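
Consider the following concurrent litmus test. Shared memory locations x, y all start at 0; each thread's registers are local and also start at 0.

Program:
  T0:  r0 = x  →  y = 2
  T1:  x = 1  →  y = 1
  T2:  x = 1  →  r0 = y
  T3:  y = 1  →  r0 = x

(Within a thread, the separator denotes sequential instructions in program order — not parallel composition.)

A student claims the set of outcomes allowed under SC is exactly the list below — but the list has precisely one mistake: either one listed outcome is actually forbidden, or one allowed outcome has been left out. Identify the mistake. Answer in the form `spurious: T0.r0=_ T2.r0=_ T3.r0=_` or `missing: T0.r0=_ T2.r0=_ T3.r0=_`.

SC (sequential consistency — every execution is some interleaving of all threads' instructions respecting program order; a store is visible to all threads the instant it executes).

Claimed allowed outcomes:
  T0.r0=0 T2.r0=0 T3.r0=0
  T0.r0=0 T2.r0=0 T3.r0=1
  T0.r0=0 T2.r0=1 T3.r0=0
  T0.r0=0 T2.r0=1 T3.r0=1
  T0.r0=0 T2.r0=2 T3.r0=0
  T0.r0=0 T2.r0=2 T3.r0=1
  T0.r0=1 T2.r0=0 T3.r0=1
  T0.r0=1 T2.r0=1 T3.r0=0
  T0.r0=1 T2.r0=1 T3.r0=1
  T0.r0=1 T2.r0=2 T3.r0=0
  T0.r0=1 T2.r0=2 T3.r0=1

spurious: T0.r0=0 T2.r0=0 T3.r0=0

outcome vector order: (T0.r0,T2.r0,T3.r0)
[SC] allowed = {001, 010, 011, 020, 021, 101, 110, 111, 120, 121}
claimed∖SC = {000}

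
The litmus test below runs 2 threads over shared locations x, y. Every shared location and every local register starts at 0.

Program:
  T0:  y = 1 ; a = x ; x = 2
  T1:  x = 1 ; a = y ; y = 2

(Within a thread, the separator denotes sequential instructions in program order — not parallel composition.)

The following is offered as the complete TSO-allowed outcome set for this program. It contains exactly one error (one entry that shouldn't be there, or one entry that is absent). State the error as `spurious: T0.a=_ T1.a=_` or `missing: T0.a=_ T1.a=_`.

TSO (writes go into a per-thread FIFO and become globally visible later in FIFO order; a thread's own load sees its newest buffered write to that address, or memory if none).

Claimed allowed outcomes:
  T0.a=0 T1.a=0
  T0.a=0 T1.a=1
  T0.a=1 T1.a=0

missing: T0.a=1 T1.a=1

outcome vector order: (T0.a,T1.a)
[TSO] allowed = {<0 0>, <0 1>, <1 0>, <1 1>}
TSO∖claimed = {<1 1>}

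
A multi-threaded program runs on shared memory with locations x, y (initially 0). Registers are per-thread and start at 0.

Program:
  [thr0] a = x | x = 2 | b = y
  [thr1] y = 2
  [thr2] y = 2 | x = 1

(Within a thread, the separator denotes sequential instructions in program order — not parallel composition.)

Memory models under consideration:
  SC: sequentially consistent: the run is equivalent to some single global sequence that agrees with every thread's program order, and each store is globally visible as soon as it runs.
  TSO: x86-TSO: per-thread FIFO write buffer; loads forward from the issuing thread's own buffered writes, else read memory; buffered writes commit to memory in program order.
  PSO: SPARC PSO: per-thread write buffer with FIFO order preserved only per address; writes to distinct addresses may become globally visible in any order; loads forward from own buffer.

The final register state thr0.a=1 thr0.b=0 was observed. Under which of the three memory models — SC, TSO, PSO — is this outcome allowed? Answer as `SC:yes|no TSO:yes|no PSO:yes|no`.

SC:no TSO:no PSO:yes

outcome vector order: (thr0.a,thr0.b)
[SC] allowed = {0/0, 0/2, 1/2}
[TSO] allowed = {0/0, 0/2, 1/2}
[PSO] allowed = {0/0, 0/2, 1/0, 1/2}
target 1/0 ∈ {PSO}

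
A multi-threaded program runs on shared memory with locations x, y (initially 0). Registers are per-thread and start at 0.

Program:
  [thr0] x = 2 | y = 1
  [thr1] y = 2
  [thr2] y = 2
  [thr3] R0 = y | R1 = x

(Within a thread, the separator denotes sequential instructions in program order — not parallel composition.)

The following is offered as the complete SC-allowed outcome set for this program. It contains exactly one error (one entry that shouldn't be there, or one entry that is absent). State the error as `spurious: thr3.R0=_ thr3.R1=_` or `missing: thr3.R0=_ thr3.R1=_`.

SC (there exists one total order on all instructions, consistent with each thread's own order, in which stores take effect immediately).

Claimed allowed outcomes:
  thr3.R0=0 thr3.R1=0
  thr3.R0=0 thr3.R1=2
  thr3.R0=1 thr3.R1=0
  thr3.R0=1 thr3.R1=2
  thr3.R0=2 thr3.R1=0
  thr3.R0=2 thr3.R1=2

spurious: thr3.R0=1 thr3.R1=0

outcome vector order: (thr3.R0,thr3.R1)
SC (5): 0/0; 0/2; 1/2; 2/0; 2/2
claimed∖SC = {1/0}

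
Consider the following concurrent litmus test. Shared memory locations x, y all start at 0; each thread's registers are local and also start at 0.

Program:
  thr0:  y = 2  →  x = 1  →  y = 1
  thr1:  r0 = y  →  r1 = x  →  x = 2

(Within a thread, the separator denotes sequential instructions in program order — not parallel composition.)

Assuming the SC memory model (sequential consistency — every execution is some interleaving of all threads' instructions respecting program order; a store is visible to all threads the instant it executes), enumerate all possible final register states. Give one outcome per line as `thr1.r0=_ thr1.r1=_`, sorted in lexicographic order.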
§ §
§ **What to produce**
Could you copy each line from the listing that has the word "threads" in it?

§ **Answer area**
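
SC (sequential consistency — every execution is some interleaving of all threads' instructions respecting program order; a store is visible to all threads the instant it executes).
The litmus test below runs 2 threads over shared locations x, y. Every shared location and every local register starts at 0.
Assuming the SC memory model (sequential consistency — every execution is some interleaving of all threads' instructions respecting program order; a store is visible to all threads the instant it executes), enumerate all possible final register states. Give one outcome per line as `thr1.r0=_ thr1.r1=_`, sorted in lexicographic order.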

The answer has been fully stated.